Exercise details
Search the entries for the word "otherwise" and pull out each line that has it.

··· Extracted data

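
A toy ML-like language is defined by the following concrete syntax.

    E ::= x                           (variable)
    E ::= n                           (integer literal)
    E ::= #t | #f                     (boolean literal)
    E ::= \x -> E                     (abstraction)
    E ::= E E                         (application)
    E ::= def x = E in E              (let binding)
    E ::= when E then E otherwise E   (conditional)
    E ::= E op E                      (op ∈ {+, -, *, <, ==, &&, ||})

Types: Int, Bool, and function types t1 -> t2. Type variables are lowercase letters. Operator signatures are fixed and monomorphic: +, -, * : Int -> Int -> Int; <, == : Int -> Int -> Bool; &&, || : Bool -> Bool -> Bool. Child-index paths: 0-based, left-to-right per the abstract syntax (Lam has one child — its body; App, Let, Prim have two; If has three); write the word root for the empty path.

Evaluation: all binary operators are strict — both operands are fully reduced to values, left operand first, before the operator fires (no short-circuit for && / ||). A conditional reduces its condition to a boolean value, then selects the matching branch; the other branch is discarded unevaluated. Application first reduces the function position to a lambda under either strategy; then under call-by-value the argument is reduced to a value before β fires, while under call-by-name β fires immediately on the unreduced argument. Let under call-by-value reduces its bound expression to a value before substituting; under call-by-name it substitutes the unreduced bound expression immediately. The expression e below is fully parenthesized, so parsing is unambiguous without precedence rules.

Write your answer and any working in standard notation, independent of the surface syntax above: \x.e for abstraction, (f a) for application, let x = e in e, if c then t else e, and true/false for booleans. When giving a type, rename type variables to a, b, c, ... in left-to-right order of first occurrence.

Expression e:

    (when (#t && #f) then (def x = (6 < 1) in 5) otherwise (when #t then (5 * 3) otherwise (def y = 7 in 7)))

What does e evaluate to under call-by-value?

Answer: 15

Derivation:
step 0: (if (true && false) then (let x = (6 < 1) in 5) else (if true then (5 * 3) else (let y = 7 in 7)))
step 1: [delta@0] (if false then (let x = (6 < 1) in 5) else (if true then (5 * 3) else (let y = 7 in 7)))
step 2: [if@root] (if true then (5 * 3) else (let y = 7 in 7))
step 3: [if@root] (5 * 3)
step 4: [delta@root] 15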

······

Completed task
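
    E ::= when E then E otherwise E   (conditional)
    (when (#t && #f) then (def x = (6 < 1) in 5) otherwise (when #t then (5 * 3) otherwise (def y = 7 in 7)))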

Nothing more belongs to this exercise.